● **Problem requirements**
Each line of the material below with the word "wheel" is to be reported.

● **Dataset content**
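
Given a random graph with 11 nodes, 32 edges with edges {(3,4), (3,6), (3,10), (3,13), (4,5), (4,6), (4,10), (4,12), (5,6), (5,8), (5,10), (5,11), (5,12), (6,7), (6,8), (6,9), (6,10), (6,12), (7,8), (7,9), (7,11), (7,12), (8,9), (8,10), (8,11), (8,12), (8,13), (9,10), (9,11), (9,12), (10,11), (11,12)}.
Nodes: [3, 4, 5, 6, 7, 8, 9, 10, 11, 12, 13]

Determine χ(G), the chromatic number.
Clique number ω(G) = 5 (lower bound: χ ≥ ω).
The clique on [7, 8, 9, 11, 12] has size 5, forcing χ ≥ 5, and the coloring below uses 5 colors, so χ(G) = 5.
A valid 5-coloring: color 1: [6, 11, 13]; color 2: [4, 8]; color 3: [10, 12]; color 4: [3, 5, 9]; color 5: [7].

χ(G) = 5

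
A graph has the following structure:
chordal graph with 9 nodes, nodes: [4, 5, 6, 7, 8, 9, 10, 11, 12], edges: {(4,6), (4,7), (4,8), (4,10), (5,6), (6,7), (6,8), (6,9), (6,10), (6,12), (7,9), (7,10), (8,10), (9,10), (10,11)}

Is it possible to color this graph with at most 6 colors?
A valid 6-coloring: color 1: [6, 11]; color 2: [5, 10, 12]; color 3: [7, 8]; color 4: [4, 9].
(χ(G) = 4 ≤ 6.)

Yes, G is 6-colorable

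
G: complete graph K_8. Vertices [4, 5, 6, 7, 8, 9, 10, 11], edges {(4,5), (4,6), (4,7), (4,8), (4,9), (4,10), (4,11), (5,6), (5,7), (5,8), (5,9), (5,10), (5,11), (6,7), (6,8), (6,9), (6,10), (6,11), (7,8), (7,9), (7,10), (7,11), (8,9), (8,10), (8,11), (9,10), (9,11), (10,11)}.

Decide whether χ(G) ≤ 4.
The clique on vertices [4, 5, 6, 7, 8, 9, 10, 11] has size 8 > 4, so it alone needs 8 colors.

No, G is not 4-colorable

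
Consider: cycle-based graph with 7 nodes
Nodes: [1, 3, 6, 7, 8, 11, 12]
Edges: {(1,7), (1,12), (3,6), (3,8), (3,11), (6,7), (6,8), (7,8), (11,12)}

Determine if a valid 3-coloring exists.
Yes, G is 3-colorable

A valid 3-coloring: color 1: [3, 7, 12]; color 2: [1, 6, 11]; color 3: [8].
(χ(G) = 3 ≤ 3.)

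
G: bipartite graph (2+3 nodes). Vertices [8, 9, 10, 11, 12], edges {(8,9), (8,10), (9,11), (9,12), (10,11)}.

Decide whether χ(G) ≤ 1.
No, G is not 1-colorable

Edge (8,9) forces its endpoints to differ, so 1 color is not enough.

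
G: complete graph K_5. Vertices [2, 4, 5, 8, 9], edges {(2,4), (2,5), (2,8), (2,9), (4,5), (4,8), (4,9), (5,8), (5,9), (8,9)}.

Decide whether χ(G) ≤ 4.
The clique on vertices [2, 4, 5, 8, 9] has size 5 > 4, so it alone needs 5 colors.

No, G is not 4-colorable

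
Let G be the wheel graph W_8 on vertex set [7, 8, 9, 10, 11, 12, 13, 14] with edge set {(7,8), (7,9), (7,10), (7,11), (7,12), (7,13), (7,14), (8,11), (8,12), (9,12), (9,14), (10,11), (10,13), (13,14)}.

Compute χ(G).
Clique number ω(G) = 3 (lower bound: χ ≥ ω).
Odd cycle [10, 13, 14, 9, 12, 8, 11] needs 3 colors (χ ≥ 3).
Vertex 7 is adjacent to every vertex of [8, 9, 10, 11, 12, 13, 14], which already need 3 colors among themselves, so 7 needs a new color (χ ≥ 4).
The coloring below uses 4 colors, so χ(G) = 4.
A valid 4-coloring: color 1: [7]; color 2: [8, 10, 14]; color 3: [9, 11, 13]; color 4: [12].

χ(G) = 4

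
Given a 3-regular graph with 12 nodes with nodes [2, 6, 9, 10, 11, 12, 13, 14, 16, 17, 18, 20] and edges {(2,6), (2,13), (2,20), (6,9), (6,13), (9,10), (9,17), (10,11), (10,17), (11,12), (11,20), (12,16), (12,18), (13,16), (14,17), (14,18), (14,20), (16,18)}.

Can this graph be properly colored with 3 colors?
Yes, G is 3-colorable

A valid 3-coloring: color 1: [2, 9, 11, 14, 16]; color 2: [6, 12, 17, 20]; color 3: [10, 13, 18].
(χ(G) = 3 ≤ 3.)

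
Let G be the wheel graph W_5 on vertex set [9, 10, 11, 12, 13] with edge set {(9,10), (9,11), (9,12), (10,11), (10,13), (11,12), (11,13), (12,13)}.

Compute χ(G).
χ(G) = 3

Clique number ω(G) = 3 (lower bound: χ ≥ ω).
The clique on [9, 10, 11] has size 3, forcing χ ≥ 3, and the coloring below uses 3 colors, so χ(G) = 3.
A valid 3-coloring: color 1: [11]; color 2: [9, 13]; color 3: [10, 12].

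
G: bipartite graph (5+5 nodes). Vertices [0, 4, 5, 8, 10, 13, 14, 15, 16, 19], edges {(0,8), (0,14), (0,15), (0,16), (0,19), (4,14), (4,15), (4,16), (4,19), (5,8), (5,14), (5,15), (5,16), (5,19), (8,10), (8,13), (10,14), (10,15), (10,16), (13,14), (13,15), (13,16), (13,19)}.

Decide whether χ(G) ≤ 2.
A valid 2-coloring: color 1: [0, 4, 5, 10, 13]; color 2: [8, 14, 15, 16, 19].
(χ(G) = 2 ≤ 2.)

Yes, G is 2-colorable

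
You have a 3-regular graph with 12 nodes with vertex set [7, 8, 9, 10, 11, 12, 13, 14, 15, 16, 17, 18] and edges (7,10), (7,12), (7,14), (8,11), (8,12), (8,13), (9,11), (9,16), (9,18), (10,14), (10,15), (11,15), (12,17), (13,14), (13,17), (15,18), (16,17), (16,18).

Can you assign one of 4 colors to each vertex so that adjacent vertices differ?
Yes, G is 4-colorable

A valid 4-coloring: color 1: [8, 9, 14, 15, 17]; color 2: [7, 11, 13, 18]; color 3: [10, 12, 16].
(χ(G) = 3 ≤ 4.)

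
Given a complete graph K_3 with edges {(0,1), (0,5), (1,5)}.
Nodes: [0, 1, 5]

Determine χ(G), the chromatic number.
χ(G) = 3

Clique number ω(G) = 3 (lower bound: χ ≥ ω).
The clique on [0, 1, 5] has size 3, forcing χ ≥ 3, and the coloring below uses 3 colors, so χ(G) = 3.
A valid 3-coloring: color 1: [5]; color 2: [1]; color 3: [0].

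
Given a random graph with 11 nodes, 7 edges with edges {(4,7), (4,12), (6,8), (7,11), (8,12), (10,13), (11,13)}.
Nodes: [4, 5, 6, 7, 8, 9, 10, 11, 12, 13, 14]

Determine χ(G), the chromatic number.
χ(G) = 2

Clique number ω(G) = 2 (lower bound: χ ≥ ω).
The graph is bipartite (no odd cycle), so 2 colors suffice: χ(G) = 2.
A valid 2-coloring: color 1: [4, 5, 8, 9, 10, 11, 14]; color 2: [6, 7, 12, 13].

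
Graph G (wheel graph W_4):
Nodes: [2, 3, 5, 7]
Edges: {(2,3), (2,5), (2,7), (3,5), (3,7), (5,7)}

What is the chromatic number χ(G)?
χ(G) = 4

Clique number ω(G) = 4 (lower bound: χ ≥ ω).
The clique on [2, 3, 5, 7] has size 4, forcing χ ≥ 4, and the coloring below uses 4 colors, so χ(G) = 4.
A valid 4-coloring: color 1: [3]; color 2: [7]; color 3: [2]; color 4: [5].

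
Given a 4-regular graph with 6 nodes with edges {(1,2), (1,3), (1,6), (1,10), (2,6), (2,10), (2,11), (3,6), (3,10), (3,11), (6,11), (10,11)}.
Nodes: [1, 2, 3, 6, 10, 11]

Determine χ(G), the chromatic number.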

● **Reply to the task**
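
Let G be the wheel graph W_8 on vertex set [7, 8, 9, 10, 11, 12, 13, 14] with edge set {(7,8), (7,9), (7,10), (7,11), (7,12), (7,13), (7,14), (8,11), (8,12), (9,12), (9,14), (10,11), (10,13), (13,14)}.
Let G be the wheel graph W_5 on vertex set [9, 10, 11, 12, 13] with edge set {(9,10), (9,11), (9,12), (10,11), (10,13), (11,12), (11,13), (12,13)}.
Graph G (wheel graph W_4):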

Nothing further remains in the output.